[Activity] State only how many lines below include the word "most".

Stored items
▽

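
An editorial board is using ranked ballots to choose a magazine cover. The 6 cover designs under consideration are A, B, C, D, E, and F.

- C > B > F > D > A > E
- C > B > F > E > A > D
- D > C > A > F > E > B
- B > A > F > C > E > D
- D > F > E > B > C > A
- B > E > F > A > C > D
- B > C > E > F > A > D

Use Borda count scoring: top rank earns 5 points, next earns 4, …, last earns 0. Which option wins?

B

Borda scores:
  A: 1 + 1 + 3 + 4 + 0 + 2 + 1 = 12
  B: 4 + 4 + 0 + 5 + 2 + 5 + 5 = 25
  C: 5 + 5 + 4 + 2 + 1 + 1 + 4 = 22
  D: 2 + 0 + 5 + 0 + 5 + 0 + 0 = 12
  E: 0 + 2 + 1 + 1 + 3 + 4 + 3 = 14
  F: 3 + 3 + 2 + 3 + 4 + 3 + 2 = 20
B has the highest total.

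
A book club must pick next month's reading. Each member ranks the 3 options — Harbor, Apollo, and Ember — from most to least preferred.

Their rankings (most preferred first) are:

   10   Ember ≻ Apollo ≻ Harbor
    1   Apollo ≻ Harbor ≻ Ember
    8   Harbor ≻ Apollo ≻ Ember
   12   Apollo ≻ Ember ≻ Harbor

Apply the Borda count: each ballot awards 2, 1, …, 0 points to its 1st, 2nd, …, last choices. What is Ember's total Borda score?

Borda scores:
  Harbor: 10·0 + 1 + 8·2 + 12·0 = 17
  Apollo: 10·1 + 2 + 8·1 + 12·2 = 44
  Ember: 10·2 + 0 + 8·0 + 12·1 = 32

32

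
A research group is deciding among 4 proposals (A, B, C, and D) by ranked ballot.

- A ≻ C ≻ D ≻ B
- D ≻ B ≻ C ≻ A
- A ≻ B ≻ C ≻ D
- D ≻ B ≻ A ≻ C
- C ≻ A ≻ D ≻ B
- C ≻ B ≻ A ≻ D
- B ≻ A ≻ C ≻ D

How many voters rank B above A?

4

Ballots ranking B above A: 4.
Ballots ranking A above B: 3.
So 4 of 7 voters prefer B to A.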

△

[Solution to this exercise] 2